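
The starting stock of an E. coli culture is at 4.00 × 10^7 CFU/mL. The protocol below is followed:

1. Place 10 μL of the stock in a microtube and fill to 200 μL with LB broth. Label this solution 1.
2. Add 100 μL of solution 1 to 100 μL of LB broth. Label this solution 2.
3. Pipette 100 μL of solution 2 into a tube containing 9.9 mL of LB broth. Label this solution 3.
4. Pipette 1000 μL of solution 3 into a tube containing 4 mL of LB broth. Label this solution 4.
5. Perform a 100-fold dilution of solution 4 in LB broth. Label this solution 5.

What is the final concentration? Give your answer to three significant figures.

Step 1: 10 μL brought to 200 μL → factor 200/10 = 20
Step 2: 100 μL + 100 μL = 200 μL total → factor 200/100 = 2
Step 3: 100 μL + 9.9 mL = 10000 μL total → factor 10000/100 = 100
Step 4: 1000 μL + 4 mL = 5000 μL total → factor 5000/1000 = 5
Step 5: 100-fold → factor 100
Overall dilution factor = 20 × 2 × 100 × 5 × 100 = 2 × 10^6
Final = 4.00 × 10^7 CFU/mL / 2 × 10^6 = 20.0 CFU/mL

20.0 CFU/mL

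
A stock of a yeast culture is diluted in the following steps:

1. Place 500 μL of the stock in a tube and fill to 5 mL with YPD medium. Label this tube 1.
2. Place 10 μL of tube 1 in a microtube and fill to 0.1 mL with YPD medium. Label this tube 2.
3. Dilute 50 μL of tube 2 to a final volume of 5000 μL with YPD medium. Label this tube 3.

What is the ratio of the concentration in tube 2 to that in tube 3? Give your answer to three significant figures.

Step 1: 500 μL brought to 5 mL → factor 5000/500 = 10
Step 2: 10 μL brought to 0.1 mL → factor 100/10 = 10
Step 3: 50 μL brought to 5000 μL → factor 5000/50 = 100
Dilution factor to tube 2 = 100; to tube 3 = 10000
[tube 2]/[tube 3] = (factor to tube 3)/(factor to tube 2) = 10000/100 = 100

100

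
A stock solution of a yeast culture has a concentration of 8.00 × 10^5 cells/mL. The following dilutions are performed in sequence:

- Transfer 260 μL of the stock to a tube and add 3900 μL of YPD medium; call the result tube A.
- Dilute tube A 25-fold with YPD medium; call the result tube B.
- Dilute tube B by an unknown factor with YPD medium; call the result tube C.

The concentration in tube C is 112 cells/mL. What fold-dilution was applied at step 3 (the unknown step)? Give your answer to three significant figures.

Step 1: 260 μL + 3900 μL = 4160 μL total → factor 4160/260 = 16
Step 2: 25-fold → factor 25
Step 3: unknown factor x
Product of known-step factors = 400
Overall factor = 8.00 × 10^5 cells/mL / (112 cells/mL) = 7142.9
x = 7142.9 / 400 = 17.9

17.9-fold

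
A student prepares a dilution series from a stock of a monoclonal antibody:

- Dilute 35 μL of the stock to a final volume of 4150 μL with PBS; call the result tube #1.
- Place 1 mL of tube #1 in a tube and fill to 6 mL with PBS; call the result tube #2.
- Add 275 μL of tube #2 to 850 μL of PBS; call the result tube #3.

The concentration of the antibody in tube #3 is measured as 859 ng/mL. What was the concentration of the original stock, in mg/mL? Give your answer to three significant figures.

2.50 mg/mL

Step 1: 35 μL brought to 4150 μL → factor 4150/35 = 118.57
Step 2: 1 mL brought to 6 mL → factor 6/1 = 6
Step 3: 275 μL + 850 μL = 1125 μL total → factor 1125/275 = 4.0909
Overall dilution factor = 118.57 × 6 × 4.0909 = 2910.4
Stock = 859 ng/mL × 2910.4 = 2.500 × 10^6 ng/mL = 2.50 mg/mL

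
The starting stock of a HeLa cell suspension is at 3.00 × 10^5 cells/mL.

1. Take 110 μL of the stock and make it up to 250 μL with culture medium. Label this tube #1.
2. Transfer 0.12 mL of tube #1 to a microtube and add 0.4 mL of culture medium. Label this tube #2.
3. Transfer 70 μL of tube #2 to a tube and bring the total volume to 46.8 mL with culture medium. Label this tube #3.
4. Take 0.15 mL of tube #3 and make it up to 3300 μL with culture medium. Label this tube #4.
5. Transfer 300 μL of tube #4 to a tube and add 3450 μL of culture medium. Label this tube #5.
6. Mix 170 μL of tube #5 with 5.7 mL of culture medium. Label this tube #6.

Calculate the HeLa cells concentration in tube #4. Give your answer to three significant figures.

2.07 cells/mL

Step 1: 110 μL brought to 250 μL → factor 250/110 = 2.2727
Step 2: 0.12 mL + 0.4 mL = 0.52 mL total → factor 0.52/0.12 = 4.3333
Step 3: 70 μL brought to 46.8 mL → factor 46800/70 = 668.57
Step 4: 0.15 mL brought to 3300 μL → factor 3.3/0.15 = 22
Dilution factor through tube #4 = 2.2727 × 4.3333 × 668.57 × 22 = 1.4486 × 10^5
[tube #4] = 3.00 × 10^5 cells/mL / 1.4486 × 10^5 = 2.07 cells/mL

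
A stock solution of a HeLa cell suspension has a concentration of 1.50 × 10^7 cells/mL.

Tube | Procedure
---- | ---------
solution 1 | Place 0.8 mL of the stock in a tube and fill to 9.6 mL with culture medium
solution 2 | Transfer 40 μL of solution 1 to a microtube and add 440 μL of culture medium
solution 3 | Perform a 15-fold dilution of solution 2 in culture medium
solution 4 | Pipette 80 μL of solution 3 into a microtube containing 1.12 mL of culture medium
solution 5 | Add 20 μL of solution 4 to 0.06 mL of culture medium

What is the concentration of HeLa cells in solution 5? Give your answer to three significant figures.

116 cells/mL

Step 1: 0.8 mL brought to 9.6 mL → factor 9.6/0.8 = 12
Step 2: 40 μL + 440 μL = 480 μL total → factor 480/40 = 12
Step 3: 15-fold → factor 15
Step 4: 80 μL + 1.12 mL = 1200 μL total → factor 1200/80 = 15
Step 5: 20 μL + 0.06 mL = 80 μL total → factor 80/20 = 4
Overall dilution factor = 12 × 12 × 15 × 15 × 4 = 1.296 × 10^5
Final = 1.50 × 10^7 cells/mL / 1.296 × 10^5 = 116 cells/mL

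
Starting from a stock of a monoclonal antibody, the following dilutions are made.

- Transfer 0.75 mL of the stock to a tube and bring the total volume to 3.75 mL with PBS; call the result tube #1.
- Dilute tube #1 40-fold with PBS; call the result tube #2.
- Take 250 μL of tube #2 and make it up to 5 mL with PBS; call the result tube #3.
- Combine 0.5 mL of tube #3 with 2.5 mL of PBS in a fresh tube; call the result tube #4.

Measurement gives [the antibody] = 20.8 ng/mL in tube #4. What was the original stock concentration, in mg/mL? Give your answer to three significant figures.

Step 1: 0.75 mL brought to 3.75 mL → factor 3.75/0.75 = 5
Step 2: 40-fold → factor 40
Step 3: 250 μL brought to 5 mL → factor 5000/250 = 20
Step 4: 0.5 mL + 2.5 mL = 3 mL total → factor 3/0.5 = 6
Overall dilution factor = 5 × 40 × 20 × 6 = 24000
Stock = 20.8 ng/mL × 24000 = 4.992 × 10^5 ng/mL = 0.499 mg/mL

0.499 mg/mL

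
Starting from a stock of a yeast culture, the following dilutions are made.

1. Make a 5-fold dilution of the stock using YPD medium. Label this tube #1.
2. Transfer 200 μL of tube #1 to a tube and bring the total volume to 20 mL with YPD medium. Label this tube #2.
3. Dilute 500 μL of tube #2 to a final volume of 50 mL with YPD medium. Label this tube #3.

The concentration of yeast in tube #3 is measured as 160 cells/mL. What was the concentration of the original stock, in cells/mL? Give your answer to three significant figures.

8.00 × 10^6 cells/mL

Step 1: 5-fold → factor 5
Step 2: 200 μL brought to 20 mL → factor 20000/200 = 100
Step 3: 500 μL brought to 50 mL → factor 50000/500 = 100
Overall dilution factor = 5 × 100 × 100 = 50000
Stock = 160 cells/mL × 50000 = 8.00 × 10^6 cells/mL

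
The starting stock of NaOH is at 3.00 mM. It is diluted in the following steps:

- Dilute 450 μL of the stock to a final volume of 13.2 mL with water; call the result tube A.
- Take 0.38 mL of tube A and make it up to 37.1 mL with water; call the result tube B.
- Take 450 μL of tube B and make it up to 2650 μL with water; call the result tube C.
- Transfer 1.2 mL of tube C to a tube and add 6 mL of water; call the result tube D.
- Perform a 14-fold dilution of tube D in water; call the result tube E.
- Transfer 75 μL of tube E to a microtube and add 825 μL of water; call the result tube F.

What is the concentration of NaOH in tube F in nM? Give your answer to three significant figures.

Step 1: 450 μL brought to 13.2 mL → factor 13200/450 = 29.333
Step 2: 0.38 mL brought to 37.1 mL → factor 37.1/0.38 = 97.632
Step 3: 450 μL brought to 2650 μL → factor 2650/450 = 5.8889
Step 4: 1.2 mL + 6 mL = 7.2 mL total → factor 7.2/1.2 = 6
Step 5: 14-fold → factor 14
Step 6: 75 μL + 825 μL = 900 μL total → factor 900/75 = 12
Dilution factor through tube F = 29.333 × 97.632 × 5.8889 × 6 × 14 × 12 = 1.7 × 10^7
[tube F] = 3.00 mM / 1.7 × 10^7 = 1.765 × 10^-7 mM = 0.176 nM

0.176 nM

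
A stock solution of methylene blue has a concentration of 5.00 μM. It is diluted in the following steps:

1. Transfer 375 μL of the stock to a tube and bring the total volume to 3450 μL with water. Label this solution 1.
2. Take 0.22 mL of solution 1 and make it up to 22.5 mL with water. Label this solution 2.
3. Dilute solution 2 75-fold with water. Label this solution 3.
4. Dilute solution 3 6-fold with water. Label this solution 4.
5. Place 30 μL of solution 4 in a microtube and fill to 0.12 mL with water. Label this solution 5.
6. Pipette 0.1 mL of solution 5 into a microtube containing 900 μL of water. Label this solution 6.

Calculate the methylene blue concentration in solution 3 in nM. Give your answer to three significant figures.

0.0709 nM

Step 1: 375 μL brought to 3450 μL → factor 3450/375 = 9.2
Step 2: 0.22 mL brought to 22.5 mL → factor 22.5/0.22 = 102.27
Step 3: 75-fold → factor 75
Dilution factor through solution 3 = 9.2 × 102.27 × 75 = 70568
[solution 3] = 5.00 μM / 70568 = 7.085 × 10^-5 μM = 0.0709 nM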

ACTION ITEM:
From the entries above, write out only the lines starting at the line that holds "- Dilute 450" and ending at the line that holds "- Perform a", keeping both and matching them exactly.

OUTPUT OF THE TASK:
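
- Dilute 450 μL of the stock to a final volume of 13.2 mL with water; call the result tube A.
- Take 0.38 mL of tube A and make it up to 37.1 mL with water; call the result tube B.
- Take 450 μL of tube B and make it up to 2650 μL with water; call the result tube C.
- Transfer 1.2 mL of tube C to a tube and add 6 mL of water; call the result tube D.
- Perform a 14-fold dilution of tube D in water; call the result tube E.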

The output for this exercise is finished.